**TASK TO CARRY OUT**
Every line in the listing is to be echoed verbatim.
(AVAILABLE RECORDS Opens)
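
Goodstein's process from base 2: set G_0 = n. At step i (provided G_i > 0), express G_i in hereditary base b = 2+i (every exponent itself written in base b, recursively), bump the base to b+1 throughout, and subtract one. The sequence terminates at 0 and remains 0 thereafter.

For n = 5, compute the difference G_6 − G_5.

step 0: 5 = 2^2 + 1; sub 3 for 2: 3^3 + 1; = 28; G_1 = 28−1 = 27
step 1: 27 = 3^3; sub 4 for 3: 4^4; = 256; G_2 = 256−1 = 255
step 2: 255 = 3·4^3 + 3·4^2 + 3·4 + 3; sub 5 for 4: 3·5^3 + 3·5^2 + 3·5 + 3; = 468; G_3 = 468−1 = 467
step 3: 467 = 3·5^3 + 3·5^2 + 3·5 + 2; sub 6 for 5: 3·6^3 + 3·6^2 + 3·6 + 2; = 776; G_4 = 776−1 = 775
step 4: 775 = 3·6^3 + 3·6^2 + 3·6 + 1; sub 7 for 6: 3·7^3 + 3·7^2 + 3·7 + 1; = 1198; G_5 = 1198−1 = 1197
step 5: 1197 = 3·7^3 + 3·7^2 + 3·7; sub 8 for 7: 3·8^3 + 3·8^2 + 3·8; = 1752; G_6 = 1752−1 = 1751

554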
(AVAILABLE RECORDS Closes)
**RESPONSE AREA**
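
Goodstein's process from base 2: set G_0 = n. At step i (provided G_i > 0), express G_i in hereditary base b = 2+i (every exponent itself written in base b, recursively), bump the base to b+1 throughout, and subtract one. The sequence terminates at 0 and remains 0 thereafter.

For n = 5, compute the difference G_6 − G_5.

step 0: 5 = 2^2 + 1; sub 3 for 2: 3^3 + 1; = 28; G_1 = 28−1 = 27
step 1: 27 = 3^3; sub 4 for 3: 4^4; = 256; G_2 = 256−1 = 255
step 2: 255 = 3·4^3 + 3·4^2 + 3·4 + 3; sub 5 for 4: 3·5^3 + 3·5^2 + 3·5 + 3; = 468; G_3 = 468−1 = 467
step 3: 467 = 3·5^3 + 3·5^2 + 3·5 + 2; sub 6 for 5: 3·6^3 + 3·6^2 + 3·6 + 2; = 776; G_4 = 776−1 = 775
step 4: 775 = 3·6^3 + 3·6^2 + 3·6 + 1; sub 7 for 6: 3·7^3 + 3·7^2 + 3·7 + 1; = 1198; G_5 = 1198−1 = 1197
step 5: 1197 = 3·7^3 + 3·7^2 + 3·7; sub 8 for 7: 3·8^3 + 3·8^2 + 3·8; = 1752; G_6 = 1752−1 = 1751

554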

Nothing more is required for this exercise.